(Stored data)
□ □ □ □ □

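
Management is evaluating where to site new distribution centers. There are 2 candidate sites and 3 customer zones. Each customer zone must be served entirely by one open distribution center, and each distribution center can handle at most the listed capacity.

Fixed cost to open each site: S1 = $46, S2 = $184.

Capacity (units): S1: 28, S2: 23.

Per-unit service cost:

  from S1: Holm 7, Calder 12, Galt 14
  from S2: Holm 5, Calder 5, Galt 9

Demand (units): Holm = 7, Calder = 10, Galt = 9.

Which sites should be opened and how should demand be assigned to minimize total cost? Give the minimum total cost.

Open {S1}: Holm→S1 7·7=49, Calder→S1 12·10=120, Galt→S1 14·9=126.
Loads: S1 carries 26/28. Service 295; fixed 46; total 341.
Next best feasible plan costs 410.

Minimum total cost: 341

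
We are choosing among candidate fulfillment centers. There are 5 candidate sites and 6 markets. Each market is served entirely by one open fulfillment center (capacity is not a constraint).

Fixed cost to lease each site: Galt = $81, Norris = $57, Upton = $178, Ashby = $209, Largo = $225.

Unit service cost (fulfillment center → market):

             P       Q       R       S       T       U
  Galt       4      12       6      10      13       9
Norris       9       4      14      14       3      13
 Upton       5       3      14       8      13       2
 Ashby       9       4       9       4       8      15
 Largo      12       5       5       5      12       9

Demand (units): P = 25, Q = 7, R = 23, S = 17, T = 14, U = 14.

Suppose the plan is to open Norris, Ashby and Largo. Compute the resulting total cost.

Each market is assigned to its cheapest site among the open ones.
{Norris, Ashby, Largo}: P→Norris 9·25=225, Q→Norris 4·7=28, R→Largo 5·23=115, S→Ashby 4·17=68, T→Norris 3·14=42, U→Largo 9·14=126. Service 604; fixed 491; total 1095.

Total cost: 1095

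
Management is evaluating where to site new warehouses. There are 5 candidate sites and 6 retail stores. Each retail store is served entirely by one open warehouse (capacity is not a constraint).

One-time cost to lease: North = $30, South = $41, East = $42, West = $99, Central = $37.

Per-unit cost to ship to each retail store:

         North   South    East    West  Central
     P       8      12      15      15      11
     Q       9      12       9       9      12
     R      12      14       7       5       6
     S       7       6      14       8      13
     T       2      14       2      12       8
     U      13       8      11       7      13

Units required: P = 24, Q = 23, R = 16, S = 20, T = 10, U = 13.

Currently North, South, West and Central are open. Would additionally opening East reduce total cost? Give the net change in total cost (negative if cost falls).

Current service cost with {North, South, West, Central}: 710.
Adding East: each retail store re-picks its cheapest; new service cost 710, saving 0.
Extra fixed cost: 42. Net change = 42 − 0 = 42.
(Totals: 917 → 959.)

No — net change +42 (cost rises by 42).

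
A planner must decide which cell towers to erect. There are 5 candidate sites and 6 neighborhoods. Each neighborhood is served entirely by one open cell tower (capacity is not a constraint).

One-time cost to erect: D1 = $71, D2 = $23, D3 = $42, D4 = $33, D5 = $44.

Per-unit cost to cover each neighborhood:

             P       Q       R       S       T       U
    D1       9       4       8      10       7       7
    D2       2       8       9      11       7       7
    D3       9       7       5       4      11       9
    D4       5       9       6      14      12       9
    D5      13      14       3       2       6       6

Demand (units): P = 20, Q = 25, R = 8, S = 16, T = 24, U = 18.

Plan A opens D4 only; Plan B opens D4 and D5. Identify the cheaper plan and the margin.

Plan A: {D4}: P→D4 5·20=100, Q→D4 9·25=225, R→D4 6·8=48, S→D4 14·16=224, T→D4 12·24=288, U→D4 9·18=162. Service 1047; fixed 33; total 1080.
Plan B: {D4, D5}: P→D4 5·20=100, Q→D4 9·25=225, R→D5 3·8=24, S→D5 2·16=32, T→D5 6·24=144, U→D5 6·18=108. Service 633; fixed 77; total 710.
Difference: |1080 − 710| = 370.

Plan B is cheaper by 370.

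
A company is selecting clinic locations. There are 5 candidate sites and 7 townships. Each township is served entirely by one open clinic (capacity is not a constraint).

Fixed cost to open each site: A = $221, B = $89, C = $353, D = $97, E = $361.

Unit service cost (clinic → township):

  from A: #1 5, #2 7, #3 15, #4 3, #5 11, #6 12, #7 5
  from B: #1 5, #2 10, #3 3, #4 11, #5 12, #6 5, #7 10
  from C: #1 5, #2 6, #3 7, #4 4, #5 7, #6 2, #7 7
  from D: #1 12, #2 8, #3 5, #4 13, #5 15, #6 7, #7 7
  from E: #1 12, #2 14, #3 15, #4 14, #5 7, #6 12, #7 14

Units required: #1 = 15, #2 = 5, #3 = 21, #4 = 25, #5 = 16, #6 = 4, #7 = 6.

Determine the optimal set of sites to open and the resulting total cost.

Open A and B; minimum total cost 784.

For any fixed open set, each township goes to its cheapest open site; total = fixed + service.
{A, B}: #1→A 5·15=75, #2→A 7·5=35, #3→B 3·21=63, #4→A 3·25=75, #5→A 11·16=176, #6→B 5·4=20, #7→A 5·6=30. Service 474; fixed 310; total 784.
{B}: #1→B 5·15=75, #2→B 10·5=50, #3→B 3·21=63, #4→B 11·25=275, #5→B 12·16=192, #6→B 5·4=20, #7→B 10·6=60. Service 735; fixed 89; total 824.
{A, D}: service 524 + fixed 318 = 842
{A, B, C, D, E}: service 393 + fixed 1121 = 1514
No other subset beats 784.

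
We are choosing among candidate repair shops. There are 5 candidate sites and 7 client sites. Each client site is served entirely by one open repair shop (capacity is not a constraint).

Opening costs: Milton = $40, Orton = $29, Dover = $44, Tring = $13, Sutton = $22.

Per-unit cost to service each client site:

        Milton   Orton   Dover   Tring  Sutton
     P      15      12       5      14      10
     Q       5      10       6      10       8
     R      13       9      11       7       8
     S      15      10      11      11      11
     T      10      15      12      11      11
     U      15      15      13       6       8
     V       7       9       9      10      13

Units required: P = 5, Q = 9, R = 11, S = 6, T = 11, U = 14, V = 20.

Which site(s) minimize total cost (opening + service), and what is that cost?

For any fixed open set, each client site goes to its cheapest open site; total = fixed + service.
{Milton, Dover, Tring}: P→Dover 5·5=25, Q→Milton 5·9=45, R→Tring 7·11=77, S→Dover 11·6=66, T→Milton 10·11=110, U→Tring 6·14=84, V→Milton 7·20=140. Service 547; fixed 97; total 644.
{Milton, Tring}: service 592 + fixed 53 = 645
{Milton, Tring, Sutton}: service 572 + fixed 75 = 647
{Milton, Orton, Dover, Tring, Sutton}: service 541 + fixed 148 = 689
No other subset beats 644.

Open Milton, Dover and Tring; minimum total cost 644.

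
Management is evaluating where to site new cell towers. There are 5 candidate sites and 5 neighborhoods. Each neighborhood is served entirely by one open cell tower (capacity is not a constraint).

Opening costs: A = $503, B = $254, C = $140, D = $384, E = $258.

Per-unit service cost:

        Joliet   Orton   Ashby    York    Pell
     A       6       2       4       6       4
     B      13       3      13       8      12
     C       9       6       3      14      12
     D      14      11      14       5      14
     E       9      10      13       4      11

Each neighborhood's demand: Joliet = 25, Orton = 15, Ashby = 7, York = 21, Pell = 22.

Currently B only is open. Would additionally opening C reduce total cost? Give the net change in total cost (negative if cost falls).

Current service cost with {B}: 893.
Adding C: each neighborhood re-picks its cheapest; new service cost 723, saving 170.
Extra fixed cost: 140. Net change = 140 − 170 = -30.
(Totals: 1147 → 1117.)

Yes — net change −30 (cost falls by 30).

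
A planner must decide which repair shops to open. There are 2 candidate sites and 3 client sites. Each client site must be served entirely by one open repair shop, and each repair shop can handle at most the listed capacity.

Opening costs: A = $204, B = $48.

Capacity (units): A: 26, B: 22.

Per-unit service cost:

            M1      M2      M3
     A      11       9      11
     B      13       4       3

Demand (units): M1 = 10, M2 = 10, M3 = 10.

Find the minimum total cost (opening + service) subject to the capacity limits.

Open {A, B}: M1→A 11·10=110, M2→B 4·10=40, M3→B 3·10=30.
Loads: A carries 10/26, B carries 20/22. Service 180; fixed 252; total 432.
Next best feasible plan costs 482.

Minimum total cost: 432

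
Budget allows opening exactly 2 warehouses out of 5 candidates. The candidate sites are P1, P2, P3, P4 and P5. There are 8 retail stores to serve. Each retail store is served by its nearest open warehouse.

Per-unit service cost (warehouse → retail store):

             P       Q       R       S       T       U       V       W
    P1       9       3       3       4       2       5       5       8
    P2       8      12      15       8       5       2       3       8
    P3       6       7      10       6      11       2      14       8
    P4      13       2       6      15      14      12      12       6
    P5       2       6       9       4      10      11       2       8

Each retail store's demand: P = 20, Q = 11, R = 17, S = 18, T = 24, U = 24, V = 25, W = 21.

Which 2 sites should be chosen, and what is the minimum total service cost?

Choose P1 and P5; total service cost 582.

With exactly 2 open, each retail store uses its cheapest among the chosen.
{P1, P5}: P→P5 2·20=40, Q→P1 3·11=33, R→P1 3·17=51, S→P1 4·18=72, T→P1 2·24=48, U→P1 5·24=120, V→P5 2·25=50, W→P1 8·21=168. Service cost 582.
{P1, P2}: service cost 655
{P1, P3}: service cost 665
Among all 10 size-2 choices, {P1, P5} is lowest.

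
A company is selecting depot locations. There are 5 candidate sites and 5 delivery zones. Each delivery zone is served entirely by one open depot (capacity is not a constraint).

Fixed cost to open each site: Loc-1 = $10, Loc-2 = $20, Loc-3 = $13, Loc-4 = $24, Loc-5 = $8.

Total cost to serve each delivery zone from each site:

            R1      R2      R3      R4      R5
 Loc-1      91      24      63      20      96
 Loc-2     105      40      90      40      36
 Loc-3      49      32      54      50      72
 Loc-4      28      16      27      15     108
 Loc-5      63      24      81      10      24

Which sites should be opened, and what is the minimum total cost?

For any fixed open set, each delivery zone goes to its cheapest open site; total = fixed + service.
{Loc-4, Loc-5}: R1→Loc-4 28, R2→Loc-4 16, R3→Loc-4 27, R4→Loc-5 10, R5→Loc-5 24. Service 105; fixed 32; total 137.
{Loc-1, Loc-4, Loc-5}: R1→Loc-4 28, R2→Loc-4 16, R3→Loc-4 27, R4→Loc-5 10, R5→Loc-5 24. Service 105; fixed 42; total 147.
{Loc-3, Loc-4, Loc-5}: R1→Loc-4 28, R2→Loc-4 16, R3→Loc-4 27, R4→Loc-5 10, R5→Loc-5 24. Service 105; fixed 45; total 150.
{Loc-1, Loc-2, Loc-3, Loc-4, Loc-5}: R1→Loc-4 28, R2→Loc-4 16, R3→Loc-4 27, R4→Loc-5 10, R5→Loc-5 24. Service 105; fixed 75; total 180.
No other subset beats 137.

Open Loc-4 and Loc-5; minimum total cost 137.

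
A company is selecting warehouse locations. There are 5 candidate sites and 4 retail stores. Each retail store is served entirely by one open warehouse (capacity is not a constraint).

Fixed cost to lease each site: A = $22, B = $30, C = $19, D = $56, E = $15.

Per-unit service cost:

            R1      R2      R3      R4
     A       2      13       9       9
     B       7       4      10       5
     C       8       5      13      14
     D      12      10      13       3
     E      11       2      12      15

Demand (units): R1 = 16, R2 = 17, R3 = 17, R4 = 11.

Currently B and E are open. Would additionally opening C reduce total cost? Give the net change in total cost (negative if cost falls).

No — net change +19 (cost rises by 19).

Current service cost with {B, E}: 371.
Adding C: each retail store re-picks its cheapest; new service cost 371, saving 0.
Extra fixed cost: 19. Net change = 19 − 0 = 19.
(Totals: 416 → 435.)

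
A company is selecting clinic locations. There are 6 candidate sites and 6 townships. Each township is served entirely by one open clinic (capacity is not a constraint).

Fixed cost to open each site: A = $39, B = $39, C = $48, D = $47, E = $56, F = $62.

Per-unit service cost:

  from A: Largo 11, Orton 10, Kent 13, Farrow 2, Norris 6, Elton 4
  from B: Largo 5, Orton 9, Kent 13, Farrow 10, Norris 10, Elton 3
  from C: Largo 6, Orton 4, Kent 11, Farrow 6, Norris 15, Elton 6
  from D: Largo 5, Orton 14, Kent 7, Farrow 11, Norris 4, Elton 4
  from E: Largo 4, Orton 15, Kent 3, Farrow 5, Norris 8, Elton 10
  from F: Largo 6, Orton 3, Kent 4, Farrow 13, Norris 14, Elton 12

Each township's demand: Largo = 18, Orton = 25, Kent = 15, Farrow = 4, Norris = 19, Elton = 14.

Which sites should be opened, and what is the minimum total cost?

Open D, E and F; minimum total cost 509.

For any fixed open set, each township goes to its cheapest open site; total = fixed + service.
{D, E, F}: Largo→E 4·18=72, Orton→F 3·25=75, Kent→E 3·15=45, Farrow→E 5·4=20, Norris→D 4·19=76, Elton→D 4·14=56. Service 344; fixed 165; total 509.
{D, F}: service 401 + fixed 109 = 510
{A, D, F}: Largo→D 5·18=90, Orton→F 3·25=75, Kent→F 4·15=60, Farrow→A 2·4=8, Norris→D 4·19=76, Elton→A 4·14=56. Service 365; fixed 148; total 513.
{A, B, C, D, E, F}: service 318 + fixed 291 = 609
No other subset beats 509.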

□ □ □ □ □

» PROBLEM
Please give back, exactly as it stands above, the stretch from the line with "Find the minimum" through the line with "Each retail store's", and no line outside it.

» TASK SOLUTION
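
Find the minimum total cost (opening + service) subject to the capacity limits.

Open {A, B}: M1→A 11·10=110, M2→B 4·10=40, M3→B 3·10=30.
Loads: A carries 10/26, B carries 20/22. Service 180; fixed 252; total 432.
Next best feasible plan costs 482.

Minimum total cost: 432

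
Budget allows opening exactly 2 warehouses out of 5 candidates. The candidate sites are P1, P2, P3, P4 and P5. There are 8 retail stores to serve. Each retail store is served by its nearest open warehouse.

Per-unit service cost (warehouse → retail store):

             P       Q       R       S       T       U       V       W
    P1       9       3       3       4       2       5       5       8
    P2       8      12      15       8       5       2       3       8
    P3       6       7      10       6      11       2      14       8
    P4      13       2       6      15      14      12      12       6
    P5       2       6       9       4      10      11       2       8

Each retail store's demand: P = 20, Q = 11, R = 17, S = 18, T = 24, U = 24, V = 25, W = 21.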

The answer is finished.